__WORK TO BE COMPLETED__:
Go through the data from its first line and retype each line, stopping once the line containing "[[y2, y1], y4]]" has been retyped.

__DATA TO PROCESS__:
=== Section Start ===
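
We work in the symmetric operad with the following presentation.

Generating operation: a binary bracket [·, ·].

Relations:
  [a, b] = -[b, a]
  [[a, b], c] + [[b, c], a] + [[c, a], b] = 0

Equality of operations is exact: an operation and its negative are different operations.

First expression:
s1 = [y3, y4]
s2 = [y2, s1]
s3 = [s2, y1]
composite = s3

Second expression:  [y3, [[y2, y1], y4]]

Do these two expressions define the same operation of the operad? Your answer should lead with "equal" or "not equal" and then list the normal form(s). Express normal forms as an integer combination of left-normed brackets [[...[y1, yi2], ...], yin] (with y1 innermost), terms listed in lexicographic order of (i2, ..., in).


The first composite normalizes to -[[[y1, y2], y3], y4] + [[[y1, y2], y4], y3] + [[[y1, y3], y4], y2] - [[[y1, y4], y3], y2]
The second composite normalizes to [[[y1, y2], y4], y3]
No match — not equal.

not equal; first: -[[[y1, y2], y3], y4] + [[[y1, y2], y4], y3] + [[[y1, y3], y4], y2] - [[[y1, y4], y3], y2]; second: [[[y1, y2], y4], y3]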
=== Section End ===
__EXPECTED ANSWER__:
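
We work in the symmetric operad with the following presentation.

Generating operation: a binary bracket [·, ·].

Relations:
  [a, b] = -[b, a]
  [[a, b], c] + [[b, c], a] + [[c, a], b] = 0

Equality of operations is exact: an operation and its negative are different operations.

First expression:
s1 = [y3, y4]
s2 = [y2, s1]
s3 = [s2, y1]
composite = s3

Second expression:  [y3, [[y2, y1], y4]]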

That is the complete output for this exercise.